____ Exercise materials

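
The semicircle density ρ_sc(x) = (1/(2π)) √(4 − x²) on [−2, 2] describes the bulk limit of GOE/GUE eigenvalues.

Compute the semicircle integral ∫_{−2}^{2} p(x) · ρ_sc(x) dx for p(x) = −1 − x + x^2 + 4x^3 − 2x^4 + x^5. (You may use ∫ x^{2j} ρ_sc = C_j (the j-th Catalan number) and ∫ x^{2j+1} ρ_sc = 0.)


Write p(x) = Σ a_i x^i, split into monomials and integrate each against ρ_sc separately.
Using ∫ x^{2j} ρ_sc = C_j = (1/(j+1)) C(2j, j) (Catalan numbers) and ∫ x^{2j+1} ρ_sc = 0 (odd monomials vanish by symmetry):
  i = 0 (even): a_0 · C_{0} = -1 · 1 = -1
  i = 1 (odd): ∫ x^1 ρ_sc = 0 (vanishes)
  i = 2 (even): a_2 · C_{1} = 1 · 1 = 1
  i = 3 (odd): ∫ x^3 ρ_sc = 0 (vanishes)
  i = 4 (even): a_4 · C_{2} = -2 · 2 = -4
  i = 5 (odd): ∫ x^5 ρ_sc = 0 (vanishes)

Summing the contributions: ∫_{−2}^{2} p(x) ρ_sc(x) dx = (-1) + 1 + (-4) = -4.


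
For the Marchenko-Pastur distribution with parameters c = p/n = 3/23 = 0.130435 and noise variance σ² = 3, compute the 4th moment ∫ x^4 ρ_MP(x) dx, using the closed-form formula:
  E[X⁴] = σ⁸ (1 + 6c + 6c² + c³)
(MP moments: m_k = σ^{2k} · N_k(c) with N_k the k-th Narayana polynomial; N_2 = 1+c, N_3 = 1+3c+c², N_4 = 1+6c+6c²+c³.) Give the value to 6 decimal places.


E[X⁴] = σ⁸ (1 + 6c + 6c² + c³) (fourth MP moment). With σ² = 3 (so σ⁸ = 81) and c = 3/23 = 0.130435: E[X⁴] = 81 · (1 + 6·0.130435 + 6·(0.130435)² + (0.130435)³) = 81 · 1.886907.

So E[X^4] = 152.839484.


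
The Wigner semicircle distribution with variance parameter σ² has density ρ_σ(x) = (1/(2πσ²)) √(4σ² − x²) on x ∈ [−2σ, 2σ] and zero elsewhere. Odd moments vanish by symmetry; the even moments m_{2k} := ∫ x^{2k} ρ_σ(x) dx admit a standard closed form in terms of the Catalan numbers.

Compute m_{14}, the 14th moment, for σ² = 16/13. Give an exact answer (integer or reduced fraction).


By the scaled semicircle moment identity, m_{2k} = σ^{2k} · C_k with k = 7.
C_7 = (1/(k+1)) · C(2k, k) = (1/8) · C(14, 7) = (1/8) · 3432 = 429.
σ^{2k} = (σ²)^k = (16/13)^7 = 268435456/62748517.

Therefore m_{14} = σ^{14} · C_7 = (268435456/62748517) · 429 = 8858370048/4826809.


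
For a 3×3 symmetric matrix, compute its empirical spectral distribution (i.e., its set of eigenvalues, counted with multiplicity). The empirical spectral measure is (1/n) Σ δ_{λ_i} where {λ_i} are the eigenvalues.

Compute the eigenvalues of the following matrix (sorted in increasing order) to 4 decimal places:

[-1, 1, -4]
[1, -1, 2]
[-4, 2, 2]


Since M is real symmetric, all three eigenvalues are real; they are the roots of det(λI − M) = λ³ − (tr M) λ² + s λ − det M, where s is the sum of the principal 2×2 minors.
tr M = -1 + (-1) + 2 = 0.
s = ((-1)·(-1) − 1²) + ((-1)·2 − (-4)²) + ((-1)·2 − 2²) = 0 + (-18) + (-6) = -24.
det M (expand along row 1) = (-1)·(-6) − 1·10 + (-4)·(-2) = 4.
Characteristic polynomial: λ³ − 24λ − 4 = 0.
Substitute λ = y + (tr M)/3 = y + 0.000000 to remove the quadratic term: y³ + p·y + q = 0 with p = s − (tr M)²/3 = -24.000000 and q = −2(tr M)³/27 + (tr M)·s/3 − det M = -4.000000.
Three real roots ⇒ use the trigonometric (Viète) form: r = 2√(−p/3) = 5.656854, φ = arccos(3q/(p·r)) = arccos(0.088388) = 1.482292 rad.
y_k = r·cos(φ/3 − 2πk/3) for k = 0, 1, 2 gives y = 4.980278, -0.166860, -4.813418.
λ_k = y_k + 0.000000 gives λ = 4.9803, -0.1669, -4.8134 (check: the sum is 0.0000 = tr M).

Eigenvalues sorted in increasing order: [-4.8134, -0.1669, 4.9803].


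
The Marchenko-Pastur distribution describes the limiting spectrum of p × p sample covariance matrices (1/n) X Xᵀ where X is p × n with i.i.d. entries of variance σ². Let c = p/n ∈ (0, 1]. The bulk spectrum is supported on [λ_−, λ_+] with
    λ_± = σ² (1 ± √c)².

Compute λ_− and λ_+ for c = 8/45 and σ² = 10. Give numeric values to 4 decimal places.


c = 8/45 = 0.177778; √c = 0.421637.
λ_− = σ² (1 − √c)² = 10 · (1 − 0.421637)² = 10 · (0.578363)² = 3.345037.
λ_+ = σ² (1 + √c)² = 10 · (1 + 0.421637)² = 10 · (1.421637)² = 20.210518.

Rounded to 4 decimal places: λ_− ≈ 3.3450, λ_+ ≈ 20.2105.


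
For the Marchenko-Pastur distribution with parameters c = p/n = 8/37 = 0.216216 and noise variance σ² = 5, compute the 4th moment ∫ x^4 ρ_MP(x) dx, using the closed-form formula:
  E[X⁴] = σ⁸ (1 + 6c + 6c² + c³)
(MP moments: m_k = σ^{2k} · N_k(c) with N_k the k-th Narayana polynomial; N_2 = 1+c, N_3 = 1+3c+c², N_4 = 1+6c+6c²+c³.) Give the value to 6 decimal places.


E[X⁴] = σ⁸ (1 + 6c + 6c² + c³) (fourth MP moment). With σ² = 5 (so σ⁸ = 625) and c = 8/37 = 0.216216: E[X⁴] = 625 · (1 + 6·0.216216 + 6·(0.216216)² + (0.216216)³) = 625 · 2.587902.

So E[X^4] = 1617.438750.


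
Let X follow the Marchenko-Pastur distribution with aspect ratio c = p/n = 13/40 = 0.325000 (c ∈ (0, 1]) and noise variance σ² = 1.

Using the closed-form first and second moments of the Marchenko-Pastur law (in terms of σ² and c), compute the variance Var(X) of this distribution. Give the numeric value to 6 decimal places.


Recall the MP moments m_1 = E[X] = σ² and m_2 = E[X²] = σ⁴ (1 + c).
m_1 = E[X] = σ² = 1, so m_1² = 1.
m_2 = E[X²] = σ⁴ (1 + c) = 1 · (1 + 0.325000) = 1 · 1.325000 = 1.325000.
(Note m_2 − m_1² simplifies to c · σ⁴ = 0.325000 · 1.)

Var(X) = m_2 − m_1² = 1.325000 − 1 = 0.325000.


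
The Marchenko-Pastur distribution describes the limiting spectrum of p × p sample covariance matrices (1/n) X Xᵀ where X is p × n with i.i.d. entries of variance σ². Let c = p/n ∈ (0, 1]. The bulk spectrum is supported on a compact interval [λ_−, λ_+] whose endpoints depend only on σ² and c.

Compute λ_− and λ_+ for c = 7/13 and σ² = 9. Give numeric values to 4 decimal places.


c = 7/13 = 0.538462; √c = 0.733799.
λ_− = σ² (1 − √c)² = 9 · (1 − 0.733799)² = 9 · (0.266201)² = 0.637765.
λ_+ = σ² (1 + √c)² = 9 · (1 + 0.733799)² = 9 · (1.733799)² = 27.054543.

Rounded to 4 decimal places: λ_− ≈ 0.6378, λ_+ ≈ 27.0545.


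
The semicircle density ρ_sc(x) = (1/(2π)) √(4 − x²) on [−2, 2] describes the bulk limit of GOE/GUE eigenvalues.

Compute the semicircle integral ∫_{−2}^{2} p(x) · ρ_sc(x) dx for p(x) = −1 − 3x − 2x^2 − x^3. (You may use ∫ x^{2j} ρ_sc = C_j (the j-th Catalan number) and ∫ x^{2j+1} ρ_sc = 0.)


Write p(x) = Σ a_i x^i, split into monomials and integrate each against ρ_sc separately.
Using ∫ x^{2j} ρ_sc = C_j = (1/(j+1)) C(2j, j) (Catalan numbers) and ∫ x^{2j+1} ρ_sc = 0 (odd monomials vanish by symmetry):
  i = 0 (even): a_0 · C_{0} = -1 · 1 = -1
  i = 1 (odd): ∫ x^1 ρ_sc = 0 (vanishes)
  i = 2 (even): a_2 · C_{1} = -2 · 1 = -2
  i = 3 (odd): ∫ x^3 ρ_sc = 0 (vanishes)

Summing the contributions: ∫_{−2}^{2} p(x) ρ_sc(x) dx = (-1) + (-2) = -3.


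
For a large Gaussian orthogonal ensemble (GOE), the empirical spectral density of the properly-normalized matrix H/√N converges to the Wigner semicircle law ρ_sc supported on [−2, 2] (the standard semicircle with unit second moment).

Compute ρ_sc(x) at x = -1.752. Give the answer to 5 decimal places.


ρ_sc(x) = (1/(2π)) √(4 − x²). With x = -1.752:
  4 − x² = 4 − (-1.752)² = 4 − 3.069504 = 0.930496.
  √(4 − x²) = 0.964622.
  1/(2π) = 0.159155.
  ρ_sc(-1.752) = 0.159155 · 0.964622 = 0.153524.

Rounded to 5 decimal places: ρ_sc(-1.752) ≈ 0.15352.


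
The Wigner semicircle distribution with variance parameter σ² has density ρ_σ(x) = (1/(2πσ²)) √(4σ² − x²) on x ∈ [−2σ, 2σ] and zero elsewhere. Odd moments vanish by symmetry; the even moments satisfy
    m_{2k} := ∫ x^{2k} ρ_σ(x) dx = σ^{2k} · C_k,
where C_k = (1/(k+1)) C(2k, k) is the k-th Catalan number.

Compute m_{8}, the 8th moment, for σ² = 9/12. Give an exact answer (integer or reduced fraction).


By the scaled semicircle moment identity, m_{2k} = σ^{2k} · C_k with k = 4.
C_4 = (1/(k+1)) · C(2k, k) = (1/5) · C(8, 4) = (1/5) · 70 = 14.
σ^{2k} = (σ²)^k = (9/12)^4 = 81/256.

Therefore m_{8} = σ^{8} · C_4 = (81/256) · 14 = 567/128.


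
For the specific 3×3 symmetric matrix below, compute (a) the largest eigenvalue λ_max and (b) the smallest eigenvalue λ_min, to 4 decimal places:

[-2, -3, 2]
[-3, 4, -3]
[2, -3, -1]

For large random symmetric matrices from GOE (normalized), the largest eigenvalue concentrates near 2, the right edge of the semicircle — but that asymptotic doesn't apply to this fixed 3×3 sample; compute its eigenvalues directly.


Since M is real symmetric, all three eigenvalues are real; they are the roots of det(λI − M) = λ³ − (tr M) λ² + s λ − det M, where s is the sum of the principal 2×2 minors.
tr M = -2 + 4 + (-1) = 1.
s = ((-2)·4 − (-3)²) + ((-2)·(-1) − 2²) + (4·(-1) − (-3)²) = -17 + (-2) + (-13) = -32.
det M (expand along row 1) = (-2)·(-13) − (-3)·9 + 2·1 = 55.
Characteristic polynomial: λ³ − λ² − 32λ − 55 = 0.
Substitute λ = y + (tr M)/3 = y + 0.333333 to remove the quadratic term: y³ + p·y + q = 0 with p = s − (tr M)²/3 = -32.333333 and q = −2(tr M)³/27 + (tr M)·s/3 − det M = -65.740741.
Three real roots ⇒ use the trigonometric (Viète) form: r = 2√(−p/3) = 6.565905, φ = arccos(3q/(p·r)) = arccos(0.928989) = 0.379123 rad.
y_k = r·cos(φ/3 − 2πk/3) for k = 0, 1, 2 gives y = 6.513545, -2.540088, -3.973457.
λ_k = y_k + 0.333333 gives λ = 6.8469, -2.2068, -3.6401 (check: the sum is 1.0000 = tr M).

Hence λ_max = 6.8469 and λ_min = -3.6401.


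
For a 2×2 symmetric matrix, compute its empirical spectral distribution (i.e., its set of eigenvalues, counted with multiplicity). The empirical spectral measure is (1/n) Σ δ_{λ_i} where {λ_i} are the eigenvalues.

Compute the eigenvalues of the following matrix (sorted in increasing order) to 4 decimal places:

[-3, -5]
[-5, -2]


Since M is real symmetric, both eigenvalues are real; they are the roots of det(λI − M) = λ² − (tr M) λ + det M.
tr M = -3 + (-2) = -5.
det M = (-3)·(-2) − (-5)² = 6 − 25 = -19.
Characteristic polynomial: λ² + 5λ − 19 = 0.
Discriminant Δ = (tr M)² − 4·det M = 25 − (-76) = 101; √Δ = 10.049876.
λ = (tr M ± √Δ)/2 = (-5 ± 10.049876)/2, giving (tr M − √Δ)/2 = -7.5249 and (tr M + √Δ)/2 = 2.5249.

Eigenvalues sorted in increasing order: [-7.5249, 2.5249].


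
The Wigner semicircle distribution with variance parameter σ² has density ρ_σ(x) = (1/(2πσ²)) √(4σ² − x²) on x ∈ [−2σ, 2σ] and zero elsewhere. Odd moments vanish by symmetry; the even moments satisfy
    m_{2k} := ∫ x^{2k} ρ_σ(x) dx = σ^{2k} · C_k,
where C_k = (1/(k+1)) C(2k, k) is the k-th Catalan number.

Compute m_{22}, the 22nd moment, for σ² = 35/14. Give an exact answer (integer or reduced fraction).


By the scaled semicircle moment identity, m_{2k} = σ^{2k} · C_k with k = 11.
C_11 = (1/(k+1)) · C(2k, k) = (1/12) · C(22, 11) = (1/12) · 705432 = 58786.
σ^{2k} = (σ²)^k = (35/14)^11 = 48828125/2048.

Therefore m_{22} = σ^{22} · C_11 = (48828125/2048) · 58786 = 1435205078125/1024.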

________

Prompt — This exercise needs every line of the listing that contains the word "counted".

Exercise answer —
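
For a 3×3 symmetric matrix, compute its empirical spectral distribution (i.e., its set of eigenvalues, counted with multiplicity). The empirical spectral measure is (1/n) Σ δ_{λ_i} where {λ_i} are the eigenvalues.
For a 2×2 symmetric matrix, compute its empirical spectral distribution (i.e., its set of eigenvalues, counted with multiplicity). The empirical spectral measure is (1/n) Σ δ_{λ_i} where {λ_i} are the eigenvalues.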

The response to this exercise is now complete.